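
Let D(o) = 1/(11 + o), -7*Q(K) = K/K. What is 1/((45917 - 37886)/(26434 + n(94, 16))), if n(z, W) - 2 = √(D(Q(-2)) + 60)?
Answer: 8812/2677 + √86773/305178 ≈ 3.2927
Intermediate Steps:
Q(K) = -⅐ (Q(K) = -K/(7*K) = -⅐*1 = -⅐)
n(z, W) = 2 + √86773/38 (n(z, W) = 2 + √(1/(11 - ⅐) + 60) = 2 + √(1/(76/7) + 60) = 2 + √(7/76 + 60) = 2 + √(4567/76) = 2 + √86773/38)
1/((45917 - 37886)/(26434 + n(94, 16))) = 1/((45917 - 37886)/(26434 + (2 + √86773/38))) = 1/(8031/(26436 + √86773/38)) = 8812/2677 + √86773/305178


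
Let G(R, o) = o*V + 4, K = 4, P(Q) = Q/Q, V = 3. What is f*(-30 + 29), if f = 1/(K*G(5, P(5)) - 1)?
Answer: -1/27 ≈ -0.037037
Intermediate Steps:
P(Q) = 1
G(R, o) = 4 + 3*o (G(R, o) = o*3 + 4 = 3*o + 4 = 4 + 3*o)
f = 1/27 (f = 1/(4*(4 + 3*1) - 1) = 1/(4*(4 + 3) - 1) = 1/(4*7 - 1) = 1/(28 - 1) = 1/27 ≈ 0.037037)
f*(-30 + 29) = (-30 + 29)/27 = (1/27)*(-1) = -1/27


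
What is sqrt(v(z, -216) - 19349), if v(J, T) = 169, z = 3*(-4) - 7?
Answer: 2*I*sqrt(4795) ≈ 138.49*I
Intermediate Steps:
z = -19 (z = -12 - 7 = -19)
sqrt(v(z, -216) - 19349) = sqrt(169 - 19349) = sqrt(-19180) = 2*I*sqrt(4795)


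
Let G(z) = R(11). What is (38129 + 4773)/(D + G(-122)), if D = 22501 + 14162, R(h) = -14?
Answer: 42902/36649 ≈ 1.1706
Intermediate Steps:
G(z) = -14
D = 36663
(38129 + 4773)/(D + G(-122)) = (38129 + 4773)/(36663 - 14) = 42902/36649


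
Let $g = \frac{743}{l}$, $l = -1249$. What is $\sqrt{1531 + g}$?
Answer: $\frac{2 \sqrt{596858381}}{1249} \approx 39.12$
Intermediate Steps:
$g = - \frac{743}{1249}$ ($g = \frac{743}{-1249} = 743 \left(- \frac{1}{1249}\right) = - \frac{743}{1249} \approx -0.59488$)
$\sqrt{1531 + g} = \sqrt{1531 - \frac{743}{1249}} = \sqrt{\frac{1911476}{1249}} = \frac{2 \sqrt{596858381}}{1249}$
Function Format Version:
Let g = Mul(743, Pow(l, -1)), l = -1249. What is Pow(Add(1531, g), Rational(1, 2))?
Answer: Mul(Rational(2, 1249), Pow(596858381, Rational(1, 2))) ≈ 39.120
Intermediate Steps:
g = Rational(-743, 1249) (g = Mul(743, Pow(-1249, -1)) = Mul(743, Rational(-1, 1249)) = Rational(-743, 1249) ≈ -0.59488)
Pow(Add(1531, g), Rational(1, 2)) = Pow(Add(1531, Rational(-743, 1249)), Rational(1, 2)) = Pow(Rational(1911476, 1249), Rational(1, 2)) = Mul(Rational(2, 1249), Pow(596858381, Rational(1, 2)))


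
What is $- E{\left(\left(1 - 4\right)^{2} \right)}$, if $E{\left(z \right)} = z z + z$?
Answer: $-90$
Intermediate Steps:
$E{\left(z \right)} = z + z^{2}$ ($E{\left(z \right)} = z^{2} + z = z + z^{2}$)
$- E{\left(\left(1 - 4\right)^{2} \right)} = - \left(1 - 4\right)^{2} \left(1 + \left(1 - 4\right)^{2}\right) = - \left(-3\right)^{2} \left(1 + \left(-3\right)^{2}\right) = - 9 \left(1 + 9\right) = - 9 \cdot 10 = \left(-1\right) 90 = -90$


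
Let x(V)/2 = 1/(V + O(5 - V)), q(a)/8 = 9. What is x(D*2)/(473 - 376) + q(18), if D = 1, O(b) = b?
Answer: 34922/485 ≈ 72.004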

* _To do_: Return only the lines spanning from the first line of the material through the line with "Answer: -1/27 ≈ -0.037037", copied exactly, both ends kept.

* _Solution to this exercise_:
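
Let D(o) = 1/(11 + o), -7*Q(K) = K/K. What is 1/((45917 - 37886)/(26434 + n(94, 16))), if n(z, W) - 2 = √(D(Q(-2)) + 60)?
Answer: 8812/2677 + √86773/305178 ≈ 3.2927
Intermediate Steps:
Q(K) = -⅐ (Q(K) = -K/(7*K) = -⅐*1 = -⅐)
n(z, W) = 2 + √86773/38 (n(z, W) = 2 + √(1/(11 - ⅐) + 60) = 2 + √(1/(76/7) + 60) = 2 + √(7/76 + 60) = 2 + √(4567/76) = 2 + √86773/38)
1/((45917 - 37886)/(26434 + n(94, 16))) = 1/((45917 - 37886)/(26434 + (2 + √86773/38))) = 1/(8031/(26436 + √86773/38)) = 8812/2677 + √86773/305178


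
Let G(R, o) = o*V + 4, K = 4, P(Q) = Q/Q, V = 3. What is f*(-30 + 29), if f = 1/(K*G(5, P(5)) - 1)?
Answer: -1/27 ≈ -0.037037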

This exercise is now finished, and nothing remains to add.